Records from a dataset

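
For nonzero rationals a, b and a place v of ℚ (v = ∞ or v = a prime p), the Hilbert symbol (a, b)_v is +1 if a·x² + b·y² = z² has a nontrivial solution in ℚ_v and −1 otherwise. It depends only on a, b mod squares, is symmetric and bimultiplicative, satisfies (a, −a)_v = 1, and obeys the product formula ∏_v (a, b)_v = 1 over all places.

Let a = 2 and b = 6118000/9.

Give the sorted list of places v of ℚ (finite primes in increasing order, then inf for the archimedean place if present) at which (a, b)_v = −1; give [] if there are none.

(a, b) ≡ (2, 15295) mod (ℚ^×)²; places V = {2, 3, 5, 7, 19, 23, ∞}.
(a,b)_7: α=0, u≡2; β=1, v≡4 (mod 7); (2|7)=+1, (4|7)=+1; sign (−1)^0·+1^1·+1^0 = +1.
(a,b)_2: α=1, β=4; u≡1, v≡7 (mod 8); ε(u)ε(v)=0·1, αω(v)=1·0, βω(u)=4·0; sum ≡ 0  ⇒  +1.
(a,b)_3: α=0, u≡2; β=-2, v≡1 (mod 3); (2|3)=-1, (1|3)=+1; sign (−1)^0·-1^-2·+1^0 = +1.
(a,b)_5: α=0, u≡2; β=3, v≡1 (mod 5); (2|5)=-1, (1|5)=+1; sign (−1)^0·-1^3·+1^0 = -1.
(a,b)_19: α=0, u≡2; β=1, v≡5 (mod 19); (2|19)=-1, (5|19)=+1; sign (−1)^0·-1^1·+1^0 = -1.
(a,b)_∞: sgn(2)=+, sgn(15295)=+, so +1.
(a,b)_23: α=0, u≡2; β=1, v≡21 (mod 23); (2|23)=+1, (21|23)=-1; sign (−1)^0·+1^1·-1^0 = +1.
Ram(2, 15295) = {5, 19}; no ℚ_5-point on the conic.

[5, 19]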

...

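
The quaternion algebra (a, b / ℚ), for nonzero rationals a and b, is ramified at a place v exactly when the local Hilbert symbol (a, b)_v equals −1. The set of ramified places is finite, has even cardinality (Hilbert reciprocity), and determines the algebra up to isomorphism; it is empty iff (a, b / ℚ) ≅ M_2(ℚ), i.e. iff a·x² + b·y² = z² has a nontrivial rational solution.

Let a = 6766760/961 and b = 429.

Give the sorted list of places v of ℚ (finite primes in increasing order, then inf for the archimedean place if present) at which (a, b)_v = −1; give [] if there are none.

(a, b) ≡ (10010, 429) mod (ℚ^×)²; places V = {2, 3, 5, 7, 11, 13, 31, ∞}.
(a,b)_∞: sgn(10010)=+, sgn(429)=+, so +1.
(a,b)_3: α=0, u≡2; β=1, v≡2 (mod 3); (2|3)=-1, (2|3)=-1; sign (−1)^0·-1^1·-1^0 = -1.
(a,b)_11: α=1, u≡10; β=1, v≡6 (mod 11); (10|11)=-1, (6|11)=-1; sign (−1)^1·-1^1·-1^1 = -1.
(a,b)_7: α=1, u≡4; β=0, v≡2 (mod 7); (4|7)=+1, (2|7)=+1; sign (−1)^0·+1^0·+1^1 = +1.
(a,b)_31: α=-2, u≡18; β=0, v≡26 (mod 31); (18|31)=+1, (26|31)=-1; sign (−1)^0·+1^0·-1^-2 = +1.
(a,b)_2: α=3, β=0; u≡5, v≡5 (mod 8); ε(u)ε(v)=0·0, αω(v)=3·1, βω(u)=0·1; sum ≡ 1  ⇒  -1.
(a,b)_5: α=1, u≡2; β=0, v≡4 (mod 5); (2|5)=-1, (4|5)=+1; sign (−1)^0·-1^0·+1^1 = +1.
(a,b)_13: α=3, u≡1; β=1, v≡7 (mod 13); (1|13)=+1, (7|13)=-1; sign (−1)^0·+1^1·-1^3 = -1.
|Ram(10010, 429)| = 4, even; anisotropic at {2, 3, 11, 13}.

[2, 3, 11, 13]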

◆ Required work: List, from the entries above, every line in which the word "nonzero" shows up.

◆ Task result:
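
For nonzero rationals a, b and a place v of ℚ (v = ∞ or v = a prime p), the Hilbert symbol (a, b)_v is +1 if a·x² + b·y² = z² has a nontrivial solution in ℚ_v and −1 otherwise. It depends only on a, b mod squares, is symmetric and bimultiplicative, satisfies (a, −a)_v = 1, and obeys the product formula ∏_v (a, b)_v = 1 over all places.
The quaternion algebra (a, b / ℚ), for nonzero rationals a and b, is ramified at a place v exactly when the local Hilbert symbol (a, b)_v equals −1. The set of ramified places is finite, has even cardinality (Hilbert reciprocity), and determines the algebra up to isomorphism; it is empty iff (a, b / ℚ) ≅ M_2(ℚ), i.e. iff a·x² + b·y² = z² has a nontrivial rational solution.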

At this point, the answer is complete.